Retype every record that follows, character for character.

*** Exercise data ***

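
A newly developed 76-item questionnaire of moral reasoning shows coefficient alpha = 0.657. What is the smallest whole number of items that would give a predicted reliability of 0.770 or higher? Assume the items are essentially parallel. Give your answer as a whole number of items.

133

Rearranging the Spearman-Brown formula for n,
n = r*(1 − r) / [ r (1 − r*) ]
n = 0.770 × (1 − 0.657) / [ 0.657 × (1 − 0.770) ]
n = 0.264110 / 0.151110 ≈ 1.7478
Items needed = n × 76 = 1.7478 × 76 ≈ 132.83 → round up to 133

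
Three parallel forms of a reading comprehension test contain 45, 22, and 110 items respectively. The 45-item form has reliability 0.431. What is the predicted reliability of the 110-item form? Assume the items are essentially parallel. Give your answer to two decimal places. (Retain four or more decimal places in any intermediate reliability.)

The 22-item form is not needed; work directly from the 45-item form with n = 110/45 = 2.4444.
r_{110} = n·r / (1 + (n − 1)·r) = 1.0535 / 1.6225 ≈ 0.6493

0.65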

***

▸ Solution to the problem:
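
A newly developed 76-item questionnaire of moral reasoning shows coefficient alpha = 0.657. What is the smallest whole number of items that would give a predicted reliability of 0.770 or higher? Assume the items are essentially parallel. Give your answer as a whole number of items.

133

Rearranging the Spearman-Brown formula for n,
n = r*(1 − r) / [ r (1 − r*) ]
n = 0.770 × (1 − 0.657) / [ 0.657 × (1 − 0.770) ]
n = 0.264110 / 0.151110 ≈ 1.7478
Items needed = n × 76 = 1.7478 × 76 ≈ 132.83 → round up to 133

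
Three parallel forms of a reading comprehension test contain 45, 22, and 110 items respectively. The 45-item form has reliability 0.431. What is the predicted reliability of the 110-item form? Assume the items are essentially parallel. Give your answer to two decimal places. (Retain four or more decimal places in any intermediate reliability.)

The 22-item form is not needed; work directly from the 45-item form with n = 110/45 = 2.4444.
r_{110} = n·r / (1 + (n − 1)·r) = 1.0535 / 1.6225 ≈ 0.6493

0.65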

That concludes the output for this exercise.